[Task to carry out]
Print the listing that follows, character for character.

▼

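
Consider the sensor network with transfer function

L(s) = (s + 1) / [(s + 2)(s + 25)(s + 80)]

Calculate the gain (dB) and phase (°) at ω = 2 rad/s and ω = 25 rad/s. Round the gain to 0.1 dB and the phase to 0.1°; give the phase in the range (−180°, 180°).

At s = jω = j2:
zero (s+1): 1 + j2 → |·| = √(1²+2²) = √5 ≈ 2.2361, ∠ = arctan(2/1) ≈ 63.43°
pole (s+2): 2 + j2 → |·| = √(2²+2²) = √8 ≈ 2.8284, ∠ = arctan(2/2) ≈ 45.00°
pole (s+25): 25 + j2 → |·| = √(25²+2²) = √629 ≈ 25.08, ∠ = arctan(2/25) ≈ 4.57°
pole (s+80): 80 + j2 → |·| = √(80²+2²) = √6404 ≈ 80.025, ∠ = arctan(2/80) ≈ 1.43°
|L| = 1 · 2.2361 / 5676.7 ≈ 0.00039391
Gain = 20 log₁₀(0.00039391) ≈ -68.09 dB
∠L = 63.43° − 51.00° = 12.43°

At s = jω = j25:
zero (s+1): 1 + j25 → |·| = √(1²+25²) = √626 ≈ 25.02, ∠ = arctan(25/1) ≈ 87.71°
pole (s+2): 2 + j25 → |·| = √(2²+25²) = √629 ≈ 25.08, ∠ = arctan(25/2) ≈ 85.43°
pole (s+25): 25 + j25 → |·| = √(25²+25²) = √1250 ≈ 35.355, ∠ = arctan(25/25) ≈ 45.00°
pole (s+80): 80 + j25 → |·| = √(80²+25²) = √7025 ≈ 83.815, ∠ = arctan(25/80) ≈ 17.35°
|L| = 1 · 25.02 / 74319 ≈ 0.00033666
Gain = 20 log₁₀(0.00033666) ≈ -69.46 dB
∠L = 87.71° − 147.78° = -60.07°

ω = 2: -68.1 dB, 12.4°; ω = 25: -69.5 dB, -60.1°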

▲

[Answer]
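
Consider the sensor network with transfer function

L(s) = (s + 1) / [(s + 2)(s + 25)(s + 80)]

Calculate the gain (dB) and phase (°) at ω = 2 rad/s and ω = 25 rad/s. Round the gain to 0.1 dB and the phase to 0.1°; give the phase in the range (−180°, 180°).

At s = jω = j2:
zero (s+1): 1 + j2 → |·| = √(1²+2²) = √5 ≈ 2.2361, ∠ = arctan(2/1) ≈ 63.43°
pole (s+2): 2 + j2 → |·| = √(2²+2²) = √8 ≈ 2.8284, ∠ = arctan(2/2) ≈ 45.00°
pole (s+25): 25 + j2 → |·| = √(25²+2²) = √629 ≈ 25.08, ∠ = arctan(2/25) ≈ 4.57°
pole (s+80): 80 + j2 → |·| = √(80²+2²) = √6404 ≈ 80.025, ∠ = arctan(2/80) ≈ 1.43°
|L| = 1 · 2.2361 / 5676.7 ≈ 0.00039391
Gain = 20 log₁₀(0.00039391) ≈ -68.09 dB
∠L = 63.43° − 51.00° = 12.43°

At s = jω = j25:
zero (s+1): 1 + j25 → |·| = √(1²+25²) = √626 ≈ 25.02, ∠ = arctan(25/1) ≈ 87.71°
pole (s+2): 2 + j25 → |·| = √(2²+25²) = √629 ≈ 25.08, ∠ = arctan(25/2) ≈ 85.43°
pole (s+25): 25 + j25 → |·| = √(25²+25²) = √1250 ≈ 35.355, ∠ = arctan(25/25) ≈ 45.00°
pole (s+80): 80 + j25 → |·| = √(80²+25²) = √7025 ≈ 83.815, ∠ = arctan(25/80) ≈ 17.35°
|L| = 1 · 25.02 / 74319 ≈ 0.00033666
Gain = 20 log₁₀(0.00033666) ≈ -69.46 dB
∠L = 87.71° − 147.78° = -60.07°

ω = 2: -68.1 dB, 12.4°; ω = 25: -69.5 dB, -60.1°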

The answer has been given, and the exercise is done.